What you are asked to do:
Return all lines of the data in which the string "context" occurs.

Working data:
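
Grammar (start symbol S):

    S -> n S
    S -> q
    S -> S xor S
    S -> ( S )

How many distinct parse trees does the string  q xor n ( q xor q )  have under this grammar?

Parse trees for q xor n ( q xor q ):
  [S [S q] xor [S n [S ( [S [S q] xor [S q]] )]]]

1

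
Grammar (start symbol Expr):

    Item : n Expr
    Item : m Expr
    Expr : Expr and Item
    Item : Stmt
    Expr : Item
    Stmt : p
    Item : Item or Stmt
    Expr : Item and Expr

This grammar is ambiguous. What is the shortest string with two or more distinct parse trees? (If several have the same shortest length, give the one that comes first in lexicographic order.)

p and p

length 1: no string has ≥2 trees
length 2: no string has ≥2 trees
length 3: p and p has 2 parse trees

Two derivations of p and p:
  Expr ⇒ Expr and Item ⇒ Item and Item ⇒ Stmt and Item ⇒ p and Item ⇒ p and Stmt ⇒ p and p
  Expr ⇒ Item and Expr ⇒ Stmt and Expr ⇒ p and Expr ⇒ p and Item ⇒ p and Stmt ⇒ p and p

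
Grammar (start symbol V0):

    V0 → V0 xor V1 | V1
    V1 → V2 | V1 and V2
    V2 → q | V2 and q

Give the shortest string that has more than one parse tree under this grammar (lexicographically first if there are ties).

length 1: no string has ≥2 trees
length 3: q and q has 2 parse trees

Two derivations of q and q:
  V0 ⇒ V1 ⇒ V2 ⇒ V2 and q ⇒ q and q
  V0 ⇒ V1 ⇒ V1 and V2 ⇒ V2 and V2 ⇒ q and V2 ⇒ q and q

q and q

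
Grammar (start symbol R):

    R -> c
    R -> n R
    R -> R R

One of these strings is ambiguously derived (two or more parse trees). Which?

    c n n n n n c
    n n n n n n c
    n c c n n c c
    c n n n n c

c n n n n n c: 1 tree
n n n n n n c: 1 tree
n c c n n c c: 24 trees
c n n n n c: 1 tree

n c c n n c c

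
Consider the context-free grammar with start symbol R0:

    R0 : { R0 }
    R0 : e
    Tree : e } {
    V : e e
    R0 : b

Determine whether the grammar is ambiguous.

Only R0 is reachable from R0; ignoring the rest: L(R0) is { openⁿ atom closeⁿ : n ≥ 0 }. The bracket depth fixes n, and the derivation is forced at every step.

Unambiguous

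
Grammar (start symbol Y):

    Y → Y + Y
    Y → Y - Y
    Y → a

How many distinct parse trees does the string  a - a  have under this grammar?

1

Parse trees for a - a:
  [Y [Y a] - [Y a]]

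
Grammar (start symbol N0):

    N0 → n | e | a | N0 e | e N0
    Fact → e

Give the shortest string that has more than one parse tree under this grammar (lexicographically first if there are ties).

length 1: no string has ≥2 trees
length 2: e e has 2 parse trees

Two derivations of e e:
  N0 ⇒ N0 e ⇒ e e
  N0 ⇒ e N0 ⇒ e e

e e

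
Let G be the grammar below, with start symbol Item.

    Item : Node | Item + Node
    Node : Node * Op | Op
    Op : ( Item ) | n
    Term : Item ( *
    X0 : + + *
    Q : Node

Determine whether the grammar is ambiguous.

Unambiguous

(Term, X0, Q are unreachable from Item, so their rules don't affect L(Item).) This is a standard precedence ladder (Item over Node over Op), with each level left-recursive on its own operator ('+' at Item, '*' at Node). That structure is LR(1), hence unambiguous.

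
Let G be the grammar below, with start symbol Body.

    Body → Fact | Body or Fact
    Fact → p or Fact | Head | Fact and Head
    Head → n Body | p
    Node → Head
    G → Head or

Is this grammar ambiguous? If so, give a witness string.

Ambiguous

Witness: p or p

Derivation 1: Body ⇒ Fact ⇒ p or Fact ⇒ p or Head ⇒ p or p
Derivation 2: Body ⇒ Body or Fact ⇒ Fact or Fact ⇒ Head or Fact ⇒ p or Fact ⇒ p or Head ⇒ p or p

Two distinct leftmost derivations for the same string.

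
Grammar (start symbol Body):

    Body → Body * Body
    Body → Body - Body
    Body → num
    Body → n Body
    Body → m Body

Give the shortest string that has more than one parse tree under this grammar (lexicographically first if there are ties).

length 1: no string has ≥2 trees
length 2: no string has ≥2 trees
length 3: no string has ≥2 trees
length 4: m num * num has 2 parse trees

Two derivations of m num * num:
  Body ⇒ Body * Body ⇒ m Body * Body ⇒ m num * Body ⇒ m num * num
  Body ⇒ m Body ⇒ m Body * Body ⇒ m num * Body ⇒ m num * num

m num * num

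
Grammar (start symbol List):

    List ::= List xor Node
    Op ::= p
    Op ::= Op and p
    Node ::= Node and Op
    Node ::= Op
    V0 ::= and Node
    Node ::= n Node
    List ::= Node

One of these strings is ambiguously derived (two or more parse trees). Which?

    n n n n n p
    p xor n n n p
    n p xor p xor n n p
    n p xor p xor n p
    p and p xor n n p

n n n n n p: 1 tree
p xor n n n p: 1 tree
n p xor p xor n n p: 1 tree
n p xor p xor n p: 1 tree
p and p xor n n p: 2 trees

p and p xor n n p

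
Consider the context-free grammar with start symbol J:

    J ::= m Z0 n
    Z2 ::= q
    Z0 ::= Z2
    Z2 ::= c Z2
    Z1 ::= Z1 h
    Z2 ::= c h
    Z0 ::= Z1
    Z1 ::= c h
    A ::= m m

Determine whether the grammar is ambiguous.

Witness: m c h n

Derivation 1: J ⇒ m Z0 n ⇒ m Z2 n ⇒ m c h n
Derivation 2: J ⇒ m Z0 n ⇒ m Z1 n ⇒ m c h n

Two distinct leftmost derivations for the same string.

Ambiguous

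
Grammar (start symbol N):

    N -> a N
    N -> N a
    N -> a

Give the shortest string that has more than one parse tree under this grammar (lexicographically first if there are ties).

a a

length 1: no string has ≥2 trees
length 2: a a has 2 parse trees

Two derivations of a a:
  N ⇒ a N ⇒ a a
  N ⇒ N a ⇒ a a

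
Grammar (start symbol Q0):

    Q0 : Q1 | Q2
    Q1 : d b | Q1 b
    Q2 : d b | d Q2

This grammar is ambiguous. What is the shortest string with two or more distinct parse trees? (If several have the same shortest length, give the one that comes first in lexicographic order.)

length 2: d b has 2 parse trees

Two derivations of d b:
  Q0 ⇒ Q1 ⇒ d b
  Q0 ⇒ Q2 ⇒ d b

d b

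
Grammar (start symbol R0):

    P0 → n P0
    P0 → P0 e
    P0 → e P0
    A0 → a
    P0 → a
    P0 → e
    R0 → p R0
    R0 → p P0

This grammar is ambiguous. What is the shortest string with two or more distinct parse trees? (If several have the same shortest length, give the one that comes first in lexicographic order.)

length 2: no string has ≥2 trees
length 3: p e e has 2 parse trees

Two derivations of p e e:
  R0 ⇒ p P0 ⇒ p P0 e ⇒ p e e
  R0 ⇒ p P0 ⇒ p e P0 ⇒ p e e

p e e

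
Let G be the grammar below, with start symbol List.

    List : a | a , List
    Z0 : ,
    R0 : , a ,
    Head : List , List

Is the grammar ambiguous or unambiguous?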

Reply:
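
Consider the context-free grammar with start symbol R0:
Consider the context-free grammar with start symbol J: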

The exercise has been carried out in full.